Dataset entries:
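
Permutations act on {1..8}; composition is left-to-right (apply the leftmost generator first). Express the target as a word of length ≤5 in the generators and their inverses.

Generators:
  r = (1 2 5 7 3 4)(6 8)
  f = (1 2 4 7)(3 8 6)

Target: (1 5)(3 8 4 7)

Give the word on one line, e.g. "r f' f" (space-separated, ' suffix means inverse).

f' r' f f f

  after f': (1 7 4 2)(3 6 8)
  after r': (1 5 2 4)(3 8 7)
  after f: (1 5 4 2 7 8)(3 6)
  after f: (1 5 7 6 8 2)
  after f: (1 5)(3 8 4 7)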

# [AIM OF THE TASK]
Retype the data in full and match it exactly.

# [COMPLETED TASK]
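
Permutations act on {1..8}; composition is left-to-right (apply the leftmost generator first). Express the target as a word of length ≤5 in the generators and their inverses.

Generators:
  r = (1 2 5 7 3 4)(6 8)
  f = (1 2 4 7)(3 8 6)

Target: (1 5)(3 8 4 7)

Give the word on one line, e.g. "r f' f" (space-separated, ' suffix means inverse).

f' r' f f f

  after f': (1 7 4 2)(3 6 8)
  after r': (1 5 2 4)(3 8 7)
  after f: (1 5 4 2 7 8)(3 6)
  after f: (1 5 7 6 8 2)
  after f: (1 5)(3 8 4 7)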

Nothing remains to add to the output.